- Try it
Lines where the string "gilts" appears are to be copied from the entries below.

- Records from a data collection
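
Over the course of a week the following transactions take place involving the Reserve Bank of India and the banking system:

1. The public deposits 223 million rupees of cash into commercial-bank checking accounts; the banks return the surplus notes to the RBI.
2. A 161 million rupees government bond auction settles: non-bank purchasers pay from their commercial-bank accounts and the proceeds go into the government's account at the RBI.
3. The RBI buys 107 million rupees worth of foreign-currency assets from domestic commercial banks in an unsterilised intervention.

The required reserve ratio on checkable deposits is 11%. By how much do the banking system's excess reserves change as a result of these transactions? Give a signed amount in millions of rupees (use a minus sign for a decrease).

+162.18 million

Currency deposit 223 million rupees: reserves +223M, deposits +223M.
Government account inflow 161 million rupees: reserves −161M, deposits −161M.
FX purchase 107 million rupees: reserves +107M, deposits 0.
Totals: Δreserves = +169M, Δdeposits = +62M.
Δrequired reserves = 11% × +62M = +6.82M.
Δexcess reserves = Δreserves − Δrequired = +169M − (+6.82M) = +162.18 million.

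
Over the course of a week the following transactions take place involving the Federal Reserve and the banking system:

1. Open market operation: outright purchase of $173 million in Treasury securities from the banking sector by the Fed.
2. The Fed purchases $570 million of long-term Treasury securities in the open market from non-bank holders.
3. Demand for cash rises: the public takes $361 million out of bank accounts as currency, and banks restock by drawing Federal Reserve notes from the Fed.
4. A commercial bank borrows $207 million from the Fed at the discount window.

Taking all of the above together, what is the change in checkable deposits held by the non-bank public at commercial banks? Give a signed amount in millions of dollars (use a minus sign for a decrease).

+$209 million

OMO purchase (from banks) $173 million: the counterparty is a bank, so public deposits are unchanged → 0.
Asset purchase (from non-banks) $570 million: non-bank counterparties' bank balances rise → +$570M.
Currency withdrawal $361 million: non-bank counterparties' bank balances fall → −$361M.
Discount-window loan $207 million: the counterparty is a bank, so public deposits are unchanged → 0.
Net: 0 + 570 − 361 + 0 = +$209 million.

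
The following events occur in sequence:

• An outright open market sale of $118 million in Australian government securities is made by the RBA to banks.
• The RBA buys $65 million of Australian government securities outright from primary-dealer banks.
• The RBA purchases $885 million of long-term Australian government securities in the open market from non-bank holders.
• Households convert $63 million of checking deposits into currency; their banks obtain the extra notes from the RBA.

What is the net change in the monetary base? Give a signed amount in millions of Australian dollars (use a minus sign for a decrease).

+$832 million

OMO sale (to banks) $118 million: RBA balance sheet contracts → −$118M.
OMO purchase (from banks) $65 million: RBA balance sheet expands → +$65M.
Asset purchase (from non-banks) $885 million: RBA balance sheet expands → +$885M.
Currency withdrawal $63 million: just a shift between currency and reserves — both are base money → 0.
Net: −118 + 65 + 885 + 0 = +$832 million.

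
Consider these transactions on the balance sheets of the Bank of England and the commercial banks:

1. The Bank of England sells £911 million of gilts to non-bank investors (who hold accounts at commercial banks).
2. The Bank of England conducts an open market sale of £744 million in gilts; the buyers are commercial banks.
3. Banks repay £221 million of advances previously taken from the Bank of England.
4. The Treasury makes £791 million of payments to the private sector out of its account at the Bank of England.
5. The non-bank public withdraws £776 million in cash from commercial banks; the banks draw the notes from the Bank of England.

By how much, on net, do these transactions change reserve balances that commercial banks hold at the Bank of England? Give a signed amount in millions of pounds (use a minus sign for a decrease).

-£1861 million

Bank of England balance sheet:
  Assets:      Securities −£1655M, Loans to banks −£221M
  Liabilities: Bank reserves −£1861M, Currency in circulation +£776M, Government deposits −£791M
Commercial banking system:
  Assets:      Reserves at CB −£1861M, Securities +£744M
  Liabilities: Checkable deposits −£896M, Borrowings from CB −£221M
So the change in reserve balances that commercial banks hold at the Bank of England is -£1861 million.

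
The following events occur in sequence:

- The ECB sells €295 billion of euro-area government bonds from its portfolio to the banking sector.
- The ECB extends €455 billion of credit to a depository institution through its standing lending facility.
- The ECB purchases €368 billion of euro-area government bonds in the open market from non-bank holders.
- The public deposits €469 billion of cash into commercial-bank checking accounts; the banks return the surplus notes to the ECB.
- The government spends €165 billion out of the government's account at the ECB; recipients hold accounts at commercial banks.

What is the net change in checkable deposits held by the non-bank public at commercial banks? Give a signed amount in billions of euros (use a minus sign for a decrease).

+€1002 billion

ECB balance sheet:
  Assets:      Securities +€73B, Loans to banks +€455B
  Liabilities: Bank reserves +€1162B, Currency in circulation −€469B, Government deposits −€165B
Commercial banking system:
  Assets:      Reserves at CB +€1162B, Securities +€295B
  Liabilities: Checkable deposits +€1002B, Borrowings from CB +€455B
So the change in checkable deposits held by the non-bank public at commercial banks is +€1002 billion.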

- Solved exercise
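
1. The Bank of England sells £911 million of gilts to non-bank investors (who hold accounts at commercial banks).
2. The Bank of England conducts an open market sale of £744 million in gilts; the buyers are commercial banks.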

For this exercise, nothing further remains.